» **PROMPT**: The required answer is an exact copy of every entry underneath.

========

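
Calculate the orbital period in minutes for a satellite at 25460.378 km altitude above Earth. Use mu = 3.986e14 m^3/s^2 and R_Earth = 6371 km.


r = 31831.3780 km = 3.1831378e+07 m
T = 2*pi*sqrt(r^3/mu) = 2*pi*sqrt(3.2252718e+22 / 3.986e14)
T = 56518.9885 s = 941.9831 min

941.9831 minutes


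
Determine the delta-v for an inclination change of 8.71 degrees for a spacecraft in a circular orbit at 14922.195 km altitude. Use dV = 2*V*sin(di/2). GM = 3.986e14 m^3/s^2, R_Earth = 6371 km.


r = 21293.1950 km = 2.1293195e+07 m
V = sqrt(mu/r) = 4326.6148 m/s
di = 8.71 deg = 0.1520182 rad
dV = 2*V*sin(di/2) = 2*4326.6148*sin(0.07600909)
dV = 657.0910 m/s = 0.657091 km/s

0.6571 km/s


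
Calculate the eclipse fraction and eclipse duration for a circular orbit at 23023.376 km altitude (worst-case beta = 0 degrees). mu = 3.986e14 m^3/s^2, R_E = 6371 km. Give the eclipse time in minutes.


r = 29394.3760 km
T = 835.9039 min
Eclipse fraction = arcsin(R_E/r)/pi = arcsin(6371.0000/29394.3760)/pi
= arcsin(0.2167421)/pi = 0.06954308
Eclipse duration = 0.06954308 * 835.9039 = 58.1313 min

58.1313 minutes


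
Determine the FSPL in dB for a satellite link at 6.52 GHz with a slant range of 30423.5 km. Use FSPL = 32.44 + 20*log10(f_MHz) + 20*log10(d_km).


f = 6.52 GHz = 6520.0000 MHz
d = 30423.5 km
FSPL = 32.44 + 20*log10(6520.0000) + 20*log10(30423.5)
FSPL = 32.44 + 76.2850 + 89.6642
FSPL = 198.3891 dB

198.3891 dB


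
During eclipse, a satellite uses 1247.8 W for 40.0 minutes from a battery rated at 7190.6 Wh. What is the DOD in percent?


E_used = P * t / 60 = 1247.8 * 40.0 / 60 = 831.8667 Wh
DOD = E_used / E_total * 100 = 831.8667 / 7190.6 * 100
DOD = 11.5688 %

11.5688 %


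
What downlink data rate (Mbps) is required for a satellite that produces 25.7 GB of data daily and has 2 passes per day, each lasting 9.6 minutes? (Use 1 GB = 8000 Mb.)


total contact time = 2 * 9.6 * 60 = 1152.0000 s
data = 25.7 GB = 205600.0000 Mb
rate = 205600.0000 / 1152.0000 = 178.4722 Mbps

178.4722 Mbps


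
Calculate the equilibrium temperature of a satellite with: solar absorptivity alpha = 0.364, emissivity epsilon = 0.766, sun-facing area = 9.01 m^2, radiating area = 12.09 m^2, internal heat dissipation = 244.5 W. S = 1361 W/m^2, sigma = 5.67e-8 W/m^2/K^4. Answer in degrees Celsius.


Numerator = alpha*S*A_sun + Q_int = 0.364*1361*9.01 + 244.5 = 4708.0900 W
Denominator = eps*sigma*A_rad = 0.766*5.67e-8*12.09 = 5.250953e-07 W/K^4
T^4 = 8.966163e+09 K^4
T = 307.7171 K = 34.5671 C

34.5671 degrees Celsius


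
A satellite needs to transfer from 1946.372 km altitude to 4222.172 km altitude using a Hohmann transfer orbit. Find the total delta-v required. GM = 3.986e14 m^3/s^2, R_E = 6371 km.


r1 = 8317.3720 km = 8.317372e+06 m
r2 = 10593.1720 km = 1.0593172e+07 m
dv1 = sqrt(mu/r1)*(sqrt(2*r2/(r1+r2)) - 1) = 404.7272 m/s
dv2 = sqrt(mu/r2)*(1 - sqrt(2*r1/(r1+r2))) = 380.9382 m/s
total dv = |dv1| + |dv2| = 404.7272 + 380.9382 = 785.6655 m/s = 0.7856655 km/s

0.7857 km/s


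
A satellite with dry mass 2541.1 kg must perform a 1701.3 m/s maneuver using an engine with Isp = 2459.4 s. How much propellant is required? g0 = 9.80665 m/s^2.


ve = Isp * g0 = 2459.4 * 9.80665 = 24118.475010 m/s
mass ratio = exp(dv/ve) = exp(1701.3/24118.475010) = 1.07308673
m_prop = m_dry * (mr - 1) = 2541.1 * (1.07308673 - 1)
m_prop = 185.7207 kg

185.7207 kg


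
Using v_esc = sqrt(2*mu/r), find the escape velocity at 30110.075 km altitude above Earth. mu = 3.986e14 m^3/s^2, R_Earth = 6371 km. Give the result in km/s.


r = 6371.0 + 30110.075 = 36481.0750 km = 3.6481075e+07 m
v_esc = sqrt(2*mu/r) = sqrt(2*3.986e14 / 3.6481075e+07)
v_esc = 4674.6579 m/s = 4.6747 km/s

4.6747 km/s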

========

» **ANSWER TO THIS EXERCISE**:
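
Calculate the orbital period in minutes for a satellite at 25460.378 km altitude above Earth. Use mu = 3.986e14 m^3/s^2 and R_Earth = 6371 km.


r = 31831.3780 km = 3.1831378e+07 m
T = 2*pi*sqrt(r^3/mu) = 2*pi*sqrt(3.2252718e+22 / 3.986e14)
T = 56518.9885 s = 941.9831 min

941.9831 minutes


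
Determine the delta-v for an inclination change of 8.71 degrees for a spacecraft in a circular orbit at 14922.195 km altitude. Use dV = 2*V*sin(di/2). GM = 3.986e14 m^3/s^2, R_Earth = 6371 km.


r = 21293.1950 km = 2.1293195e+07 m
V = sqrt(mu/r) = 4326.6148 m/s
di = 8.71 deg = 0.1520182 rad
dV = 2*V*sin(di/2) = 2*4326.6148*sin(0.07600909)
dV = 657.0910 m/s = 0.657091 km/s

0.6571 km/s


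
Calculate the eclipse fraction and eclipse duration for a circular orbit at 23023.376 km altitude (worst-case beta = 0 degrees). mu = 3.986e14 m^3/s^2, R_E = 6371 km. Give the eclipse time in minutes.


r = 29394.3760 km
T = 835.9039 min
Eclipse fraction = arcsin(R_E/r)/pi = arcsin(6371.0000/29394.3760)/pi
= arcsin(0.2167421)/pi = 0.06954308
Eclipse duration = 0.06954308 * 835.9039 = 58.1313 min

58.1313 minutes


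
Determine the FSPL in dB for a satellite link at 6.52 GHz with a slant range of 30423.5 km. Use FSPL = 32.44 + 20*log10(f_MHz) + 20*log10(d_km).


f = 6.52 GHz = 6520.0000 MHz
d = 30423.5 km
FSPL = 32.44 + 20*log10(6520.0000) + 20*log10(30423.5)
FSPL = 32.44 + 76.2850 + 89.6642
FSPL = 198.3891 dB

198.3891 dB


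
During eclipse, a satellite uses 1247.8 W for 40.0 minutes from a battery rated at 7190.6 Wh. What is the DOD in percent?


E_used = P * t / 60 = 1247.8 * 40.0 / 60 = 831.8667 Wh
DOD = E_used / E_total * 100 = 831.8667 / 7190.6 * 100
DOD = 11.5688 %

11.5688 %


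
What downlink data rate (Mbps) is required for a satellite that produces 25.7 GB of data daily and has 2 passes per day, each lasting 9.6 minutes? (Use 1 GB = 8000 Mb.)


total contact time = 2 * 9.6 * 60 = 1152.0000 s
data = 25.7 GB = 205600.0000 Mb
rate = 205600.0000 / 1152.0000 = 178.4722 Mbps

178.4722 Mbps


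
Calculate the equilibrium temperature of a satellite with: solar absorptivity alpha = 0.364, emissivity epsilon = 0.766, sun-facing area = 9.01 m^2, radiating area = 12.09 m^2, internal heat dissipation = 244.5 W. S = 1361 W/m^2, sigma = 5.67e-8 W/m^2/K^4. Answer in degrees Celsius.


Numerator = alpha*S*A_sun + Q_int = 0.364*1361*9.01 + 244.5 = 4708.0900 W
Denominator = eps*sigma*A_rad = 0.766*5.67e-8*12.09 = 5.250953e-07 W/K^4
T^4 = 8.966163e+09 K^4
T = 307.7171 K = 34.5671 C

34.5671 degrees Celsius


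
A satellite needs to transfer from 1946.372 km altitude to 4222.172 km altitude using a Hohmann transfer orbit. Find the total delta-v required. GM = 3.986e14 m^3/s^2, R_E = 6371 km.


r1 = 8317.3720 km = 8.317372e+06 m
r2 = 10593.1720 km = 1.0593172e+07 m
dv1 = sqrt(mu/r1)*(sqrt(2*r2/(r1+r2)) - 1) = 404.7272 m/s
dv2 = sqrt(mu/r2)*(1 - sqrt(2*r1/(r1+r2))) = 380.9382 m/s
total dv = |dv1| + |dv2| = 404.7272 + 380.9382 = 785.6655 m/s = 0.7856655 km/s

0.7857 km/s


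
A satellite with dry mass 2541.1 kg must perform a 1701.3 m/s maneuver using an engine with Isp = 2459.4 s. How much propellant is required? g0 = 9.80665 m/s^2.


ve = Isp * g0 = 2459.4 * 9.80665 = 24118.475010 m/s
mass ratio = exp(dv/ve) = exp(1701.3/24118.475010) = 1.07308673
m_prop = m_dry * (mr - 1) = 2541.1 * (1.07308673 - 1)
m_prop = 185.7207 kg

185.7207 kg


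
Using v_esc = sqrt(2*mu/r), find the escape velocity at 30110.075 km altitude above Earth. mu = 3.986e14 m^3/s^2, R_Earth = 6371 km. Give the result in km/s.


r = 6371.0 + 30110.075 = 36481.0750 km = 3.6481075e+07 m
v_esc = sqrt(2*mu/r) = sqrt(2*3.986e14 / 3.6481075e+07)
v_esc = 4674.6579 m/s = 4.6747 km/s

4.6747 km/s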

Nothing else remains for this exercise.